Start of Block

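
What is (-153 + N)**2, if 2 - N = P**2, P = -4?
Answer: 27889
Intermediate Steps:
N = -14 (N = 2 - 1*(-4)**2 = 2 - 1*16 = 2 - 16 = -14)
(-153 + N)**2 = (-153 - 14)**2 = (-167)**2 = 27889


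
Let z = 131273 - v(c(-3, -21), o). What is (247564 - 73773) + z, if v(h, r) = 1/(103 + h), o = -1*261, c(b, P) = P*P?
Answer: 165954815/544 ≈ 3.0506e+5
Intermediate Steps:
c(b, P) = P²
o = -261
z = 71412511/544 (z = 131273 - 1/(103 + (-21)²) = 131273 - 1/(103 + 441) = 131273 - 1/544 = 71412511/544 ≈ 1.3127e+5)
(247564 - 73773) + z = (247564 - 73773) + 71412511/544 = 173791 + 71412511/544 = 165954815/544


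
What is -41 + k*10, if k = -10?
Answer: -141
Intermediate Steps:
-41 + k*10 = -41 - 10*10 = -41 - 100 = -141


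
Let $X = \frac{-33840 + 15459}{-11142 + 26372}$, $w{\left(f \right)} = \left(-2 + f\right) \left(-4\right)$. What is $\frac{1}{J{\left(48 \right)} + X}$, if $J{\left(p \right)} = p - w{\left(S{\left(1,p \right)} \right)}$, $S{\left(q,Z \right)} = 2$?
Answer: $\frac{15230}{712659} \approx 0.021371$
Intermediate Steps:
$w{\left(f \right)} = 8 - 4 f$
$X = - \frac{18381}{15230} \approx -1.2069$
$J{\left(p \right)} = p$ ($J{\left(p \right)} = p - \left(8 - 8\right) = p - 0 = p + 0 = p$)
$\frac{1}{J{\left(48 \right)} + X} = \frac{1}{48 - \frac{18381}{15230}} = \frac{1}{\frac{712659}{15230}} = \frac{15230}{712659}$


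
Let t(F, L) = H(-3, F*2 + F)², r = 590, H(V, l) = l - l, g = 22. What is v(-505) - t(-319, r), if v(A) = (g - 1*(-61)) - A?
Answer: 588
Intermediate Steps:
H(V, l) = 0
t(F, L) = 0 (t(F, L) = 0² = 0)
v(A) = 83 - A (v(A) = (22 - 1*(-61)) - A = (22 + 61) - A = 83 - A)
v(-505) - t(-319, r) = (83 - 1*(-505)) - 1*0 = (83 + 505) + 0 = 588 + 0 = 588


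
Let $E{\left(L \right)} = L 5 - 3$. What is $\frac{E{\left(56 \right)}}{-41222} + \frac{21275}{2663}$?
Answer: $\frac{876260399}{109774186} \approx 7.9824$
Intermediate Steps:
$E{\left(L \right)} = -3 + 5 L$ ($E{\left(L \right)} = 5 L - 3 = -3 + 5 L$)
$\frac{E{\left(56 \right)}}{-41222} + \frac{21275}{2663} = \frac{-3 + 5 \cdot 56}{-41222} + \frac{21275}{2663} = \left(-3 + 280\right) \left(- \frac{1}{41222}\right) + 21275 \cdot \frac{1}{2663} = 277 \left(- \frac{1}{41222}\right) + \frac{21275}{2663} = - \frac{277}{41222} + \frac{21275}{2663} = \frac{876260399}{109774186}$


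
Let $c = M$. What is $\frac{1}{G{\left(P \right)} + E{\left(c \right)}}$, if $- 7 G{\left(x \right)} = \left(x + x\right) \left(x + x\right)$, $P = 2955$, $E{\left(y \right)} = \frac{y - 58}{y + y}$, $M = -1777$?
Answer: $- \frac{24878}{124134454555} \approx -2.0041 \cdot 10^{-7}$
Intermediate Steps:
$c = -1777$
$E{\left(y \right)} = \frac{-58 + y}{2 y}$
$G{\left(x \right)} = - \frac{4 x^{2}}{7}$ ($G{\left(x \right)} = - \frac{\left(x + x\right) \left(x + x\right)}{7} = - \frac{2 x 2 x}{7} = - \frac{4 x^{2}}{7}$)
$\frac{1}{G{\left(P \right)} + E{\left(c \right)}} = \frac{1}{- \frac{4 \cdot 2955^{2}}{7} + \frac{-58 - 1777}{2 \left(-1777\right)}} = \frac{1}{\left(- \frac{4}{7}\right) 8732025 + \frac{1}{2} \left(- \frac{1}{1777}\right) \left(-1835\right)} = \frac{1}{- \frac{34928100}{7} + \frac{1835}{3554}} = \frac{1}{- \frac{124134454555}{24878}} = - \frac{24878}{124134454555}$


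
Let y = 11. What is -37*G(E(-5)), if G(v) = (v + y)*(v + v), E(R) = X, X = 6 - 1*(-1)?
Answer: -9324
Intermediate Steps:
X = 7 (X = 6 + 1 = 7)
E(R) = 7
G(v) = 2*v*(11 + v) (G(v) = (v + 11)*(v + v) = (11 + v)*(2*v) = 2*v*(11 + v))
-37*G(E(-5)) = -74*7*(11 + 7) = -74*7*18 = -37*252 = -9324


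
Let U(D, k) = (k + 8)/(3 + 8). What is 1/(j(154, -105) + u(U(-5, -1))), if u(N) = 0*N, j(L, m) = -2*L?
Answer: -1/308 ≈ -0.0032468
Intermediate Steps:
U(D, k) = 8/11 + k/11 (U(D, k) = (8 + k)/11 = (8 + k)*(1/11) = 8/11 + k/11)
u(N) = 0
1/(j(154, -105) + u(U(-5, -1))) = 1/(-2*154 + 0) = 1/(-308 + 0) = 1/(-308) = -1/308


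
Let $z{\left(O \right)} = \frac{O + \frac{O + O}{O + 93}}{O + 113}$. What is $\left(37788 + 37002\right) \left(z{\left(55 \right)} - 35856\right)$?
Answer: $- \frac{5556369319155}{2072} \approx -2.6816 \cdot 10^{9}$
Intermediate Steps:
$z{\left(O \right)} = \frac{O + \frac{2 O}{93 + O}}{113 + O}$
$\left(37788 + 37002\right) \left(z{\left(55 \right)} - 35856\right) = \left(37788 + 37002\right) \left(\frac{55 \left(95 + 55\right)}{10509 + 55^{2} + 206 \cdot 55} - 35856\right) = 74790 \left(55 \frac{1}{10509 + 3025 + 11330} \cdot 150 - 35856\right) = 74790 \left(55 \cdot \frac{1}{24864} \cdot 150 - 35856\right) = 74790 \left(\frac{1375}{4144} - 35856\right) = 74790 \left(- \frac{148585889}{4144}\right) = - \frac{5556369319155}{2072}$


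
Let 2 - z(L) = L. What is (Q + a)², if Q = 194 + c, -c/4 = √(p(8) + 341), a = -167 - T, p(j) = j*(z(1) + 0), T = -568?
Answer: 359609 - 4760*√349 ≈ 2.7069e+5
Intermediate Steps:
z(L) = 2 - L
p(j) = j (p(j) = j*((2 - 1*1) + 0) = j*((2 - 1) + 0) = j*(1 + 0) = j*1 = j)
a = 401 (a = -167 - 1*(-568) = -167 + 568 = 401)
c = -4*√349 (c = -4*√(8 + 341) = -4*√349 ≈ -74.726)
Q = 194 - 4*√349 ≈ 119.27
(Q + a)² = ((194 - 4*√349) + 401)² = (595 - 4*√349)²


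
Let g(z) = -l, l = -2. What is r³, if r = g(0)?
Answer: 8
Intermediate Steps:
g(z) = 2 (g(z) = -1*(-2) = 2)
r = 2
r³ = 2³ = 8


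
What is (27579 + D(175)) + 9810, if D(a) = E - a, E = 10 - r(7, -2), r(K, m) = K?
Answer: 37217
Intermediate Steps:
E = 3 (E = 10 - 1*7 = 10 - 7 = 3)
D(a) = 3 - a
(27579 + D(175)) + 9810 = (27579 + (3 - 1*175)) + 9810 = (27579 + (3 - 175)) + 9810 = (27579 - 172) + 9810 = 27407 + 9810 = 37217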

End of Block

### Exercise brief
Output the data once more, exactly as it appears above.

### Your response
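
What is (-153 + N)**2, if 2 - N = P**2, P = -4?
Answer: 27889
Intermediate Steps:
N = -14 (N = 2 - 1*(-4)**2 = 2 - 1*16 = 2 - 16 = -14)
(-153 + N)**2 = (-153 - 14)**2 = (-167)**2 = 27889


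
Let z = 131273 - v(c(-3, -21), o). What is (247564 - 73773) + z, if v(h, r) = 1/(103 + h), o = -1*261, c(b, P) = P*P?
Answer: 165954815/544 ≈ 3.0506e+5
Intermediate Steps:
c(b, P) = P²
o = -261
z = 71412511/544 (z = 131273 - 1/(103 + (-21)²) = 131273 - 1/(103 + 441) = 131273 - 1/544 = 71412511/544 ≈ 1.3127e+5)
(247564 - 73773) + z = (247564 - 73773) + 71412511/544 = 173791 + 71412511/544 = 165954815/544


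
What is -41 + k*10, if k = -10?
Answer: -141
Intermediate Steps:
-41 + k*10 = -41 - 10*10 = -41 - 100 = -141


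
Let $X = \frac{-33840 + 15459}{-11142 + 26372}$, $w{\left(f \right)} = \left(-2 + f\right) \left(-4\right)$. What is $\frac{1}{J{\left(48 \right)} + X}$, if $J{\left(p \right)} = p - w{\left(S{\left(1,p \right)} \right)}$, $S{\left(q,Z \right)} = 2$?
Answer: $\frac{15230}{712659} \approx 0.021371$
Intermediate Steps:
$w{\left(f \right)} = 8 - 4 f$
$X = - \frac{18381}{15230} \approx -1.2069$
$J{\left(p \right)} = p$ ($J{\left(p \right)} = p - \left(8 - 8\right) = p - 0 = p + 0 = p$)
$\frac{1}{J{\left(48 \right)} + X} = \frac{1}{48 - \frac{18381}{15230}} = \frac{1}{\frac{712659}{15230}} = \frac{15230}{712659}$


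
Let t(F, L) = H(-3, F*2 + F)², r = 590, H(V, l) = l - l, g = 22. What is v(-505) - t(-319, r), if v(A) = (g - 1*(-61)) - A?
Answer: 588
Intermediate Steps:
H(V, l) = 0
t(F, L) = 0 (t(F, L) = 0² = 0)
v(A) = 83 - A (v(A) = (22 - 1*(-61)) - A = (22 + 61) - A = 83 - A)
v(-505) - t(-319, r) = (83 - 1*(-505)) - 1*0 = (83 + 505) + 0 = 588 + 0 = 588


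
Let $E{\left(L \right)} = L 5 - 3$. What is $\frac{E{\left(56 \right)}}{-41222} + \frac{21275}{2663}$?
Answer: $\frac{876260399}{109774186} \approx 7.9824$
Intermediate Steps:
$E{\left(L \right)} = -3 + 5 L$ ($E{\left(L \right)} = 5 L - 3 = -3 + 5 L$)
$\frac{E{\left(56 \right)}}{-41222} + \frac{21275}{2663} = \frac{-3 + 5 \cdot 56}{-41222} + \frac{21275}{2663} = \left(-3 + 280\right) \left(- \frac{1}{41222}\right) + 21275 \cdot \frac{1}{2663} = 277 \left(- \frac{1}{41222}\right) + \frac{21275}{2663} = - \frac{277}{41222} + \frac{21275}{2663} = \frac{876260399}{109774186}$


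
Let $c = M$. What is $\frac{1}{G{\left(P \right)} + E{\left(c \right)}}$, if $- 7 G{\left(x \right)} = \left(x + x\right) \left(x + x\right)$, $P = 2955$, $E{\left(y \right)} = \frac{y - 58}{y + y}$, $M = -1777$?
Answer: $- \frac{24878}{124134454555} \approx -2.0041 \cdot 10^{-7}$
Intermediate Steps:
$c = -1777$
$E{\left(y \right)} = \frac{-58 + y}{2 y}$
$G{\left(x \right)} = - \frac{4 x^{2}}{7}$ ($G{\left(x \right)} = - \frac{\left(x + x\right) \left(x + x\right)}{7} = - \frac{2 x 2 x}{7} = - \frac{4 x^{2}}{7}$)
$\frac{1}{G{\left(P \right)} + E{\left(c \right)}} = \frac{1}{- \frac{4 \cdot 2955^{2}}{7} + \frac{-58 - 1777}{2 \left(-1777\right)}} = \frac{1}{\left(- \frac{4}{7}\right) 8732025 + \frac{1}{2} \left(- \frac{1}{1777}\right) \left(-1835\right)} = \frac{1}{- \frac{34928100}{7} + \frac{1835}{3554}} = \frac{1}{- \frac{124134454555}{24878}} = - \frac{24878}{124134454555}$


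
Let y = 11. What is -37*G(E(-5)), if G(v) = (v + y)*(v + v), E(R) = X, X = 6 - 1*(-1)?
Answer: -9324
Intermediate Steps:
X = 7 (X = 6 + 1 = 7)
E(R) = 7
G(v) = 2*v*(11 + v) (G(v) = (v + 11)*(v + v) = (11 + v)*(2*v) = 2*v*(11 + v))
-37*G(E(-5)) = -74*7*(11 + 7) = -74*7*18 = -37*252 = -9324


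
Let U(D, k) = (k + 8)/(3 + 8). What is 1/(j(154, -105) + u(U(-5, -1))), if u(N) = 0*N, j(L, m) = -2*L?
Answer: -1/308 ≈ -0.0032468
Intermediate Steps:
U(D, k) = 8/11 + k/11 (U(D, k) = (8 + k)/11 = (8 + k)*(1/11) = 8/11 + k/11)
u(N) = 0
1/(j(154, -105) + u(U(-5, -1))) = 1/(-2*154 + 0) = 1/(-308 + 0) = 1/(-308) = -1/308


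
Let $z{\left(O \right)} = \frac{O + \frac{O + O}{O + 93}}{O + 113}$. What is $\left(37788 + 37002\right) \left(z{\left(55 \right)} - 35856\right)$?
Answer: $- \frac{5556369319155}{2072} \approx -2.6816 \cdot 10^{9}$
Intermediate Steps:
$z{\left(O \right)} = \frac{O + \frac{2 O}{93 + O}}{113 + O}$
$\left(37788 + 37002\right) \left(z{\left(55 \right)} - 35856\right) = \left(37788 + 37002\right) \left(\frac{55 \left(95 + 55\right)}{10509 + 55^{2} + 206 \cdot 55} - 35856\right) = 74790 \left(55 \frac{1}{10509 + 3025 + 11330} \cdot 150 - 35856\right) = 74790 \left(55 \cdot \frac{1}{24864} \cdot 150 - 35856\right) = 74790 \left(\frac{1375}{4144} - 35856\right) = 74790 \left(- \frac{148585889}{4144}\right) = - \frac{5556369319155}{2072}$


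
Let 2 - z(L) = L. What is (Q + a)², if Q = 194 + c, -c/4 = √(p(8) + 341), a = -167 - T, p(j) = j*(z(1) + 0), T = -568?
Answer: 359609 - 4760*√349 ≈ 2.7069e+5
Intermediate Steps:
z(L) = 2 - L
p(j) = j (p(j) = j*((2 - 1*1) + 0) = j*((2 - 1) + 0) = j*(1 + 0) = j*1 = j)
a = 401 (a = -167 - 1*(-568) = -167 + 568 = 401)
c = -4*√349 (c = -4*√(8 + 341) = -4*√349 ≈ -74.726)
Q = 194 - 4*√349 ≈ 119.27
(Q + a)² = ((194 - 4*√349) + 401)² = (595 - 4*√349)²


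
Let g(z) = -l, l = -2. What is r³, if r = g(0)?
Answer: 8
Intermediate Steps:
g(z) = 2 (g(z) = -1*(-2) = 2)
r = 2
r³ = 2³ = 8


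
What is (27579 + D(175)) + 9810, if D(a) = E - a, E = 10 - r(7, -2), r(K, m) = K?
Answer: 37217
Intermediate Steps:
E = 3 (E = 10 - 1*7 = 10 - 7 = 3)
D(a) = 3 - a
(27579 + D(175)) + 9810 = (27579 + (3 - 1*175)) + 9810 = (27579 + (3 - 175)) + 9810 = (27579 - 172) + 9810 = 27407 + 9810 = 37217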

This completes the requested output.